Task to complete -
Everything in the data below is left aside except the lines from the one containing "- pink square tile in bin 3" through the one containing "In cup 3: purple"; repeat those exactly.
=== Section Start ===
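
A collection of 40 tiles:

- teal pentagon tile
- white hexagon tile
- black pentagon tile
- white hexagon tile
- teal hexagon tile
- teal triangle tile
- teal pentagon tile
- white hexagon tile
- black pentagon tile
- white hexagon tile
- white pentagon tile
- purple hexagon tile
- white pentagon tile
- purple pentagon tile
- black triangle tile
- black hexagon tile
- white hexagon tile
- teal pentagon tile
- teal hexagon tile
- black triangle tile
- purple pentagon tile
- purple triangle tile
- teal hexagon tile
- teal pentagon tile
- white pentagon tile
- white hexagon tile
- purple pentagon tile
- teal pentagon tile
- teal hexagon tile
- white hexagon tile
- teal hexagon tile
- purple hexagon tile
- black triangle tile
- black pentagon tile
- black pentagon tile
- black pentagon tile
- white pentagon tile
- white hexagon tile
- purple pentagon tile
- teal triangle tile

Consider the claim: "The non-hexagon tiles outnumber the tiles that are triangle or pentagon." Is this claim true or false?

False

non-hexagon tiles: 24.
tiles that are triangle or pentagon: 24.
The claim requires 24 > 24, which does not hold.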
=== Section End ===
=== Section Start ===
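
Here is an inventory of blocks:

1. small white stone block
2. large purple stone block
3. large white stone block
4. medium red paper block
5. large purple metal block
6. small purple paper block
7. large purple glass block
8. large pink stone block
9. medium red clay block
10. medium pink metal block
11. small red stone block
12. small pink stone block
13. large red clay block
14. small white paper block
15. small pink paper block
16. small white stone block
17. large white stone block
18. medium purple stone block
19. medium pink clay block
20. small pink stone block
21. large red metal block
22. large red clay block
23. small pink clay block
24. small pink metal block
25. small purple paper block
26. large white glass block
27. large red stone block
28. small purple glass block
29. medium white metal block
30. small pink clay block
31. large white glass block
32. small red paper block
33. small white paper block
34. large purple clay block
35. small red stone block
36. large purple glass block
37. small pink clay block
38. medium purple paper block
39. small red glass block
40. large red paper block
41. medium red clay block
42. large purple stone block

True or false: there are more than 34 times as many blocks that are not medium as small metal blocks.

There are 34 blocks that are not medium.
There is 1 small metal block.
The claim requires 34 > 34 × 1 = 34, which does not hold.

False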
=== Section End ===
=== Section Start ===
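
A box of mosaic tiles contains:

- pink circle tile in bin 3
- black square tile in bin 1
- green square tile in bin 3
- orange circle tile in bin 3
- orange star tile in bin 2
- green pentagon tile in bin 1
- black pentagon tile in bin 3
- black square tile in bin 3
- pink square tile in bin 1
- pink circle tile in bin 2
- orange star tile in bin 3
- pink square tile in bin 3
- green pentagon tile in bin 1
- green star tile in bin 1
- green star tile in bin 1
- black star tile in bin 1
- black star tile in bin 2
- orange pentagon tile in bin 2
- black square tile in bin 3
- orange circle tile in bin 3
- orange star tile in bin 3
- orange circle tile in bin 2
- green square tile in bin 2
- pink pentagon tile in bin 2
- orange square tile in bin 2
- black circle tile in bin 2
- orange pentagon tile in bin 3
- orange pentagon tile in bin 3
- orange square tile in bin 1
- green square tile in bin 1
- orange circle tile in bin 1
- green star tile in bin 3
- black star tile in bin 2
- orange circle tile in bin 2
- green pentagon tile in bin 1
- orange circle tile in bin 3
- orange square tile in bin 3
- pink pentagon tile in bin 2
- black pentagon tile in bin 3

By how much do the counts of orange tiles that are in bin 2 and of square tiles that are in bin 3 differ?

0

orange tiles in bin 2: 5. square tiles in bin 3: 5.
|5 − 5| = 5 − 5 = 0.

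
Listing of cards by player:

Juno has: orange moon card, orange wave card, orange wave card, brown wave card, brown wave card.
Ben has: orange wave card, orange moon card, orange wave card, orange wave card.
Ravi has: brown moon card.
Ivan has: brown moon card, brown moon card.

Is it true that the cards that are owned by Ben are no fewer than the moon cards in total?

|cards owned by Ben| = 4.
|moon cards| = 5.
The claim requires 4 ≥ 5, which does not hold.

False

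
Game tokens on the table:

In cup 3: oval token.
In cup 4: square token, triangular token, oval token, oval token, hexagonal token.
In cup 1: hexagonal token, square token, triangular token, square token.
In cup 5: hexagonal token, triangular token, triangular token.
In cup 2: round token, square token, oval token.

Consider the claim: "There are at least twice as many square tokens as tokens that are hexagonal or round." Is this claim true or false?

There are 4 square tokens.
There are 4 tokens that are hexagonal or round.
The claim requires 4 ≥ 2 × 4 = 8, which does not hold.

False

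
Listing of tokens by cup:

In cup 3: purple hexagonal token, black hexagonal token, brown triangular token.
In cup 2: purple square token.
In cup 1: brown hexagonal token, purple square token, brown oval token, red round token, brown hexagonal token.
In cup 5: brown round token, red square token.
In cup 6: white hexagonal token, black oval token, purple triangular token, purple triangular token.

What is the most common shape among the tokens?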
=== Section End ===
Answer to this problem -
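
- pink square tile in bin 3
- green pentagon tile in bin 1
- green star tile in bin 1
- green star tile in bin 1
- black star tile in bin 1
- black star tile in bin 2
- orange pentagon tile in bin 2
- black square tile in bin 3
- orange circle tile in bin 3
- orange star tile in bin 3
- orange circle tile in bin 2
- green square tile in bin 2
- pink pentagon tile in bin 2
- orange square tile in bin 2
- black circle tile in bin 2
- orange pentagon tile in bin 3
- orange pentagon tile in bin 3
- orange square tile in bin 1
- green square tile in bin 1
- orange circle tile in bin 1
- green star tile in bin 3
- black star tile in bin 2
- orange circle tile in bin 2
- green pentagon tile in bin 1
- orange circle tile in bin 3
- orange square tile in bin 3
- pink pentagon tile in bin 2
- black pentagon tile in bin 3

By how much do the counts of orange tiles that are in bin 2 and of square tiles that are in bin 3 differ?

0

orange tiles in bin 2: 5. square tiles in bin 3: 5.
|5 − 5| = 5 − 5 = 0.

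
Listing of cards by player:

Juno has: orange moon card, orange wave card, orange wave card, brown wave card, brown wave card.
Ben has: orange wave card, orange moon card, orange wave card, orange wave card.
Ravi has: brown moon card.
Ivan has: brown moon card, brown moon card.

Is it true that the cards that are owned by Ben are no fewer than the moon cards in total?

|cards owned by Ben| = 4.
|moon cards| = 5.
The claim requires 4 ≥ 5, which does not hold.

False

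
Game tokens on the table:

In cup 3: oval token.
In cup 4: square token, triangular token, oval token, oval token, hexagonal token.
In cup 1: hexagonal token, square token, triangular token, square token.
In cup 5: hexagonal token, triangular token, triangular token.
In cup 2: round token, square token, oval token.

Consider the claim: "There are at least twice as many square tokens as tokens that are hexagonal or round." Is this claim true or false?

There are 4 square tokens.
There are 4 tokens that are hexagonal or round.
The claim requires 4 ≥ 2 × 4 = 8, which does not hold.

False

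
Listing of tokens by cup:

In cup 3: purple hexagonal token, black hexagonal token, brown triangular token.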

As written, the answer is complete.